• [Dataset entries]

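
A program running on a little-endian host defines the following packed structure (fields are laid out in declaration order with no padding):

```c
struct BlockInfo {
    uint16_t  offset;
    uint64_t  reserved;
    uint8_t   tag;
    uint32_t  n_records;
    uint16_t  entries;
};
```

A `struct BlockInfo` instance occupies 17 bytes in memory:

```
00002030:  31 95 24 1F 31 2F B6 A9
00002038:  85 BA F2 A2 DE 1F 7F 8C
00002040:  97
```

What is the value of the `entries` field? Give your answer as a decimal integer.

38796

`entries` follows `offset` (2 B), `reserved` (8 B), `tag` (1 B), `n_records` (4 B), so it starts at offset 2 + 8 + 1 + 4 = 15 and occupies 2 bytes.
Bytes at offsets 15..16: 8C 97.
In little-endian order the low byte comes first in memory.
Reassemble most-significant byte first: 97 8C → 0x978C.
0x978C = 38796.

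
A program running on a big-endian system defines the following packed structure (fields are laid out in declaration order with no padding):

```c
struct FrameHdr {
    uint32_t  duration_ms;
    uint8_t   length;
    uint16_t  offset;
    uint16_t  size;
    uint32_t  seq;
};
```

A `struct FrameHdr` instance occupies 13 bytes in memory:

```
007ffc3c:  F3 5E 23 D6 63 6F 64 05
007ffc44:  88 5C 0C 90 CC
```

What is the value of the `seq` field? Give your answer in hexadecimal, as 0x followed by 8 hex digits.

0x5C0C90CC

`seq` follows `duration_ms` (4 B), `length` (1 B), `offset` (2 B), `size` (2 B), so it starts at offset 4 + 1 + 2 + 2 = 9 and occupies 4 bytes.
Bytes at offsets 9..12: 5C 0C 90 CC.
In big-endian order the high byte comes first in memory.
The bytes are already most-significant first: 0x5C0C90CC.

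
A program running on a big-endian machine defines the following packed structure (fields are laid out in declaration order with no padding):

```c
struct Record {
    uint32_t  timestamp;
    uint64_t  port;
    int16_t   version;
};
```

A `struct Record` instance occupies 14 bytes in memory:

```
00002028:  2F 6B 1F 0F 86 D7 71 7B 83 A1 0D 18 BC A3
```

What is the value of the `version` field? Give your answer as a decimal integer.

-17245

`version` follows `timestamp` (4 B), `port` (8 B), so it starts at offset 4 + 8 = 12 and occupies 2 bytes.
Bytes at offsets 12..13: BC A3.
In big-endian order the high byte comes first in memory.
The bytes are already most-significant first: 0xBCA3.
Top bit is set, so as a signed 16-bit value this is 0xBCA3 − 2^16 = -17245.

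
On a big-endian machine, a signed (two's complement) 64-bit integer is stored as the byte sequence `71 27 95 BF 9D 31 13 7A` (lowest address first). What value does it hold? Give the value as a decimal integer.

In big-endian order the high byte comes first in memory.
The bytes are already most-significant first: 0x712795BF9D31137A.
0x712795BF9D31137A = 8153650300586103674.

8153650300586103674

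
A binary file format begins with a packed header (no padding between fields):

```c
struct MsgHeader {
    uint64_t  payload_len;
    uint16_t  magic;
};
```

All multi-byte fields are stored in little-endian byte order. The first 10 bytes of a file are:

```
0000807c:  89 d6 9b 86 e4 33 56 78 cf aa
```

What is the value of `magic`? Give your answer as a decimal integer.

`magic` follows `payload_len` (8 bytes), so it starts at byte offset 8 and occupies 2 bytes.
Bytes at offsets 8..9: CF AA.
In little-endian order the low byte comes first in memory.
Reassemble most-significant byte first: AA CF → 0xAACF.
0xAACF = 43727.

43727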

==

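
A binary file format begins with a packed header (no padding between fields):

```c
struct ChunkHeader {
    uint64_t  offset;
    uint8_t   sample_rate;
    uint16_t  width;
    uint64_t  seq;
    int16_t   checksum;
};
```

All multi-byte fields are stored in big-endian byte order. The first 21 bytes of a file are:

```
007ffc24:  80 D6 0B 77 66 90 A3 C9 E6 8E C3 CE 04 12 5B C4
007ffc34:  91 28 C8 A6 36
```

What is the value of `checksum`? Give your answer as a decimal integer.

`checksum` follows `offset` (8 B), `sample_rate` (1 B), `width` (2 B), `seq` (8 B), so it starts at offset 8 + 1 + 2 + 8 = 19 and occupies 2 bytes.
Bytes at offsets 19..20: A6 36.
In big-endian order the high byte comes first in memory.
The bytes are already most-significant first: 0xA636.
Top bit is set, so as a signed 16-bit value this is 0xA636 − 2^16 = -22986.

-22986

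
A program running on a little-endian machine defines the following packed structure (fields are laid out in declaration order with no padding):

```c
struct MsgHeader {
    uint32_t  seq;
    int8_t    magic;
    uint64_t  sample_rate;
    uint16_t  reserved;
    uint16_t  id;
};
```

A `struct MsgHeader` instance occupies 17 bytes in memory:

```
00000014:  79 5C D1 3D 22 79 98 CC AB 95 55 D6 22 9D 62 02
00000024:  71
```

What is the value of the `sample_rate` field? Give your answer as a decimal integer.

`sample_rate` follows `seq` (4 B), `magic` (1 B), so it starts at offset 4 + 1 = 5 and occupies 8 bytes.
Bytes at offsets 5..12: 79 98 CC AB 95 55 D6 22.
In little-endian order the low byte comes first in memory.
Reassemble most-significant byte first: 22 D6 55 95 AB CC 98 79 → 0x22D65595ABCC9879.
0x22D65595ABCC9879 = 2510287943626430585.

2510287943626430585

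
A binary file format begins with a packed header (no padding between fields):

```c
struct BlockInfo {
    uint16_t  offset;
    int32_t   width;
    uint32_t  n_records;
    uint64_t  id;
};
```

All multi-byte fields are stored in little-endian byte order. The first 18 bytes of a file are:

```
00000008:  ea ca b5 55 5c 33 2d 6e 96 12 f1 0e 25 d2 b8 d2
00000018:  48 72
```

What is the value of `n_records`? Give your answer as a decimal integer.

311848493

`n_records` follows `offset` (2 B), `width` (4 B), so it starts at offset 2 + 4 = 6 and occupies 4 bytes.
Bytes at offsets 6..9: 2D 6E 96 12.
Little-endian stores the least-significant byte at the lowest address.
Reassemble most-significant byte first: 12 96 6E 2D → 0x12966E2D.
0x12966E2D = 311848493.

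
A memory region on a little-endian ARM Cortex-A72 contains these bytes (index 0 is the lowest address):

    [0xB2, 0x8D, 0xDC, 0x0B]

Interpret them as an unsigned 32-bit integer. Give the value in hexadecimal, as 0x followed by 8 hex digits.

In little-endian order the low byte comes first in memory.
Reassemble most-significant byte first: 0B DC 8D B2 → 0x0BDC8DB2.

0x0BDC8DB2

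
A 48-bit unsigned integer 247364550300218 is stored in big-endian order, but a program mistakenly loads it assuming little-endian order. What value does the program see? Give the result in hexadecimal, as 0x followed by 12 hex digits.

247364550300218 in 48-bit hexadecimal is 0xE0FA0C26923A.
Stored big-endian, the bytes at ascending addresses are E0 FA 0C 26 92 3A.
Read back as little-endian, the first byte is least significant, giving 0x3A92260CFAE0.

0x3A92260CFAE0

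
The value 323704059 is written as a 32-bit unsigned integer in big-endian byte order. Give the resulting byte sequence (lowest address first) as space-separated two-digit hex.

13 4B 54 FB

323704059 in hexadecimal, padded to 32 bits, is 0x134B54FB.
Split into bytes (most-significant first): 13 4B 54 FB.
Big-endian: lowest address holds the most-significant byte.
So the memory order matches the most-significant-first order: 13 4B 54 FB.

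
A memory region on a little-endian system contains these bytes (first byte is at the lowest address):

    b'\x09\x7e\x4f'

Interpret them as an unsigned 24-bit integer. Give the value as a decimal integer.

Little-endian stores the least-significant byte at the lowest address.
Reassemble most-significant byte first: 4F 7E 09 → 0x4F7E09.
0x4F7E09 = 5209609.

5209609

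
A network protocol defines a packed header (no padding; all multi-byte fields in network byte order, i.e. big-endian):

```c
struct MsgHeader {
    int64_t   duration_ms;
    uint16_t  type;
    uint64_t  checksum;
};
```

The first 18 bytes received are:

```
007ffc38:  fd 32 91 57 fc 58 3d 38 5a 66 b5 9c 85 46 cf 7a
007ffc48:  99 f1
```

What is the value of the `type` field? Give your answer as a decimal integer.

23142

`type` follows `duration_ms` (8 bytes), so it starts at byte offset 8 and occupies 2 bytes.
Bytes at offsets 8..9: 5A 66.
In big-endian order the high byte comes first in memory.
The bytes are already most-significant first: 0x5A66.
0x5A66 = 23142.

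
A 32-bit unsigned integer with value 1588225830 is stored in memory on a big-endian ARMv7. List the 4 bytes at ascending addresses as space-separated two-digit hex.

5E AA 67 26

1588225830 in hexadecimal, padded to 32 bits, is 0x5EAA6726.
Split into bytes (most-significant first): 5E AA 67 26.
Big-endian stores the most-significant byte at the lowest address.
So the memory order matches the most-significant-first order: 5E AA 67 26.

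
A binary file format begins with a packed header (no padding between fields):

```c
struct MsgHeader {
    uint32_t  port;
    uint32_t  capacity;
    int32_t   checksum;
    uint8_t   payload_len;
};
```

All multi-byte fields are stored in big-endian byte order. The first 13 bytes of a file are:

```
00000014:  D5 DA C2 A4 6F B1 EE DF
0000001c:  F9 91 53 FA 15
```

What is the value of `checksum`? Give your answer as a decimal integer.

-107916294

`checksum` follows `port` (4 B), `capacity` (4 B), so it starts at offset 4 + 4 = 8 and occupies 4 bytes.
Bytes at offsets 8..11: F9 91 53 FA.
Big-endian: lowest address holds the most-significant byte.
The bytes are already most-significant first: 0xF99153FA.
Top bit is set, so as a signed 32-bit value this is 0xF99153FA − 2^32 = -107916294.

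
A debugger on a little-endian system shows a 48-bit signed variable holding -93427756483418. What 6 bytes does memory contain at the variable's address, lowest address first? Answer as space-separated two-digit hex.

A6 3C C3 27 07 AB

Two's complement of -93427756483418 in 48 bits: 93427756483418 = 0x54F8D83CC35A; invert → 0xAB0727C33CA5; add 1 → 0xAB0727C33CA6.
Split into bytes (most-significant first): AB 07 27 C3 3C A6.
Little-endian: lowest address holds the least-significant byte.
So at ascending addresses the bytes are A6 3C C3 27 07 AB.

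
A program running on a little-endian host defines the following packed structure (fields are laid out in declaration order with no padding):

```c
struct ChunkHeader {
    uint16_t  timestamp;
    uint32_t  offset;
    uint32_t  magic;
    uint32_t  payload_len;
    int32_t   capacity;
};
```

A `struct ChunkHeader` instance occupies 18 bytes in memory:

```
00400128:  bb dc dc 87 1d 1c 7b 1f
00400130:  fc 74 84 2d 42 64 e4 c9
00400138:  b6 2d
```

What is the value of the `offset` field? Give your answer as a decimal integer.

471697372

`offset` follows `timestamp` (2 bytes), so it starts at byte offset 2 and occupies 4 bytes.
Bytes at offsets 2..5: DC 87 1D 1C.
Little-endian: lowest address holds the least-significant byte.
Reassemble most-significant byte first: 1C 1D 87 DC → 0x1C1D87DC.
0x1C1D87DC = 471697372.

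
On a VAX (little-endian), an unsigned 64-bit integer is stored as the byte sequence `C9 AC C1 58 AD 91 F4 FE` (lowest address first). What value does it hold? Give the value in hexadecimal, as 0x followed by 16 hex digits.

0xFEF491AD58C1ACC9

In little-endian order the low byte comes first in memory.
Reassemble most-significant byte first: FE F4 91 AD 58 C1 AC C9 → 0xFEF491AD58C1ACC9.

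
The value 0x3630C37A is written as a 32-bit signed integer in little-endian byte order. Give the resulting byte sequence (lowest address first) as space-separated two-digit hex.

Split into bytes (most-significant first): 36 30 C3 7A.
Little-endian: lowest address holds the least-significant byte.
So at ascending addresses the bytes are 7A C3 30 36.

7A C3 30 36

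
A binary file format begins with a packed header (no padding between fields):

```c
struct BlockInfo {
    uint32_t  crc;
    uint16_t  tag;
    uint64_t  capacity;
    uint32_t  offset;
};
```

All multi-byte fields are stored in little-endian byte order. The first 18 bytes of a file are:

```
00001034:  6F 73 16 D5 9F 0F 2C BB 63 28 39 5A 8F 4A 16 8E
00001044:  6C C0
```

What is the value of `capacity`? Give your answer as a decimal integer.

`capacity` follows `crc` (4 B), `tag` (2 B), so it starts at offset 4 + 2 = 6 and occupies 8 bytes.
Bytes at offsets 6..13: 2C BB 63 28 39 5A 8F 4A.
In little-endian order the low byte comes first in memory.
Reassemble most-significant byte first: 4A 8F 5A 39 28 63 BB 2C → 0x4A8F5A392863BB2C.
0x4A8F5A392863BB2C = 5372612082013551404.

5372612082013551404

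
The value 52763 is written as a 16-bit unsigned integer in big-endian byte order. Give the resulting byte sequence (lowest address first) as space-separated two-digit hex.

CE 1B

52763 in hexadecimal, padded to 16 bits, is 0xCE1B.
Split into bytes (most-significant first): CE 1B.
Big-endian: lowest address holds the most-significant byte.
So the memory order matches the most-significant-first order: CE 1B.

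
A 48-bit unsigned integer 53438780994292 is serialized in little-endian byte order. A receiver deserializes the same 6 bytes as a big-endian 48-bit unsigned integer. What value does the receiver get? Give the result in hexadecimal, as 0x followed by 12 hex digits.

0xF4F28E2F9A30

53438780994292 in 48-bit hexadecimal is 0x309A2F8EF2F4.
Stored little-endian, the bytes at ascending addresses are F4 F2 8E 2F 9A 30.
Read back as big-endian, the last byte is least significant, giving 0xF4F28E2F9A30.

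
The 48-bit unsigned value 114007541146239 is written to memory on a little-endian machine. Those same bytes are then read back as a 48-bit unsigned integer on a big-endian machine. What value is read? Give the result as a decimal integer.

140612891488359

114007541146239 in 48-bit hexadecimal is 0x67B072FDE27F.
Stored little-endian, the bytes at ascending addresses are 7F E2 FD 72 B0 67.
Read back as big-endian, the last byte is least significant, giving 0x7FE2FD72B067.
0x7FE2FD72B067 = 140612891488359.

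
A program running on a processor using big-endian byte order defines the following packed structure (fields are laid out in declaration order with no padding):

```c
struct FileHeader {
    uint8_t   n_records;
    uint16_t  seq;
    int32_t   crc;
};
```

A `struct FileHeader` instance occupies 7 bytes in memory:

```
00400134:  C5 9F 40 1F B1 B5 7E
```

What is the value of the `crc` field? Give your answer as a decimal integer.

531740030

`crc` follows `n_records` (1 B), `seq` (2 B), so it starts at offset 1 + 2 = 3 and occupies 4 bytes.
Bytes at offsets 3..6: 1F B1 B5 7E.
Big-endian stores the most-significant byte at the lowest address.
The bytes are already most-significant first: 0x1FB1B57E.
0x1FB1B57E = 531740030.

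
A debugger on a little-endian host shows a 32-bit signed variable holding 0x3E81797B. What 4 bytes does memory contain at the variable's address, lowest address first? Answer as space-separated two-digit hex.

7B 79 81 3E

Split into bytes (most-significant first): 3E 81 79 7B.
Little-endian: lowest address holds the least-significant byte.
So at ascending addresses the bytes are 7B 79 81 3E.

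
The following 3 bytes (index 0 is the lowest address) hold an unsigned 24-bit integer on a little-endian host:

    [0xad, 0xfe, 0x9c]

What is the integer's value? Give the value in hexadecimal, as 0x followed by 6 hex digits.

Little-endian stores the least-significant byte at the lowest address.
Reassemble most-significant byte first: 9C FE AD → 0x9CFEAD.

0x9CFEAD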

* * *

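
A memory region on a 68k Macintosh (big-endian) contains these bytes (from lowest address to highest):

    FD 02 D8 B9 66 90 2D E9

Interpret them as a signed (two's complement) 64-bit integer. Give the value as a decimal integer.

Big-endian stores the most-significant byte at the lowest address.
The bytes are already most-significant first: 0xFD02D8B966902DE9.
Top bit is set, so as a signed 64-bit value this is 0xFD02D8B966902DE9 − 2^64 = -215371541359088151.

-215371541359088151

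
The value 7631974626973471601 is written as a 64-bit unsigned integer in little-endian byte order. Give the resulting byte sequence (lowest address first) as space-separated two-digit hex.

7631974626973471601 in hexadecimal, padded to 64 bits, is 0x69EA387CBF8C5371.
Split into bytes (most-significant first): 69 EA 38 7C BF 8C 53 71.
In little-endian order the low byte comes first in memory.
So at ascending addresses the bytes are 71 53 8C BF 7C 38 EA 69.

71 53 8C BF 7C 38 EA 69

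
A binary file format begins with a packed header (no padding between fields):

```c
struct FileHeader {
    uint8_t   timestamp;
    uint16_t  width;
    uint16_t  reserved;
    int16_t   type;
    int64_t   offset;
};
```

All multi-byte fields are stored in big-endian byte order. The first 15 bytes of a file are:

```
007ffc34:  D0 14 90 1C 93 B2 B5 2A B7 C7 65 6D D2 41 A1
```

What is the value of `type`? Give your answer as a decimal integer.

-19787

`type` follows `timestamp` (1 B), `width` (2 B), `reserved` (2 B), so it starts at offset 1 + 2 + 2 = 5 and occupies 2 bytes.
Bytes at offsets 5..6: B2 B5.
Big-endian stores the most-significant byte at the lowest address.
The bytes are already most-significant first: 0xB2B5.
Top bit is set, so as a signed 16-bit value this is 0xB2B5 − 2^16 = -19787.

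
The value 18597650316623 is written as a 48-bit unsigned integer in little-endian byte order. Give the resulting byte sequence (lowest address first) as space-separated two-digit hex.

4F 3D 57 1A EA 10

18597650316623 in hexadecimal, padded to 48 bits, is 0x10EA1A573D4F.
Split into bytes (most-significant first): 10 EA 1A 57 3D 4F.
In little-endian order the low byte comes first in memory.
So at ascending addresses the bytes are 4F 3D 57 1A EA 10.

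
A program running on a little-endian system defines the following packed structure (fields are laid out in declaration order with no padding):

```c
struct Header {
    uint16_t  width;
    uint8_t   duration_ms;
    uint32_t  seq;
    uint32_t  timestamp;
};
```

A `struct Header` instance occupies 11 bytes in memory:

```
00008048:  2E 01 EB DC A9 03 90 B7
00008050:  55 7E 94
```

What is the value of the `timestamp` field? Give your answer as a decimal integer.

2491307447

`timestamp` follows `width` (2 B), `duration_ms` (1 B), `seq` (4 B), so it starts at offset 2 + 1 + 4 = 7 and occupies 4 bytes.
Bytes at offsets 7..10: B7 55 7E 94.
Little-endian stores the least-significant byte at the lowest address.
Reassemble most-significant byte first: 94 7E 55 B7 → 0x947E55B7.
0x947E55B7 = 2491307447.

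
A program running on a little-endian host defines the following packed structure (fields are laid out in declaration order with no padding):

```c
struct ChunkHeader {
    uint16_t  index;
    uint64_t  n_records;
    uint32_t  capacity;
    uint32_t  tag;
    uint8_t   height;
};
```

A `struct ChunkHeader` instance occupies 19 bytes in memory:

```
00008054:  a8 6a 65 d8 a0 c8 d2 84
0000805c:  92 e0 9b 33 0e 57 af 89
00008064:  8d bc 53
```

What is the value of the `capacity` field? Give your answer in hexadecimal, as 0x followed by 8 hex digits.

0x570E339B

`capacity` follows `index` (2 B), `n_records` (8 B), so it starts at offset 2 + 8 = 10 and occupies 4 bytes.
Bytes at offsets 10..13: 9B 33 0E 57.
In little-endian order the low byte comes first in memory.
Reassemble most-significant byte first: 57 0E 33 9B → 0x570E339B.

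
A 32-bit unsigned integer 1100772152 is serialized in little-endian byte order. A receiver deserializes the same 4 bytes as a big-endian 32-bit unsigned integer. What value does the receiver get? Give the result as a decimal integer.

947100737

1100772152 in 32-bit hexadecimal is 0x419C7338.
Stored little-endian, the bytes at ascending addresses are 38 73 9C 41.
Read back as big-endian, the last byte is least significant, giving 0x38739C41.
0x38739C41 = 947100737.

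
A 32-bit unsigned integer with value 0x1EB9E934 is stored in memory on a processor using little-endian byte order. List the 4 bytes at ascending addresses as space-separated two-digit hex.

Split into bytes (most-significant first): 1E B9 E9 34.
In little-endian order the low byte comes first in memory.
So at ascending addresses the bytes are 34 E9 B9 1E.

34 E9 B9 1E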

• [Directions]
Counting only lines that hold "FrameHdr", report how many there are in the records above, as a bare number.

• [Answer box]
2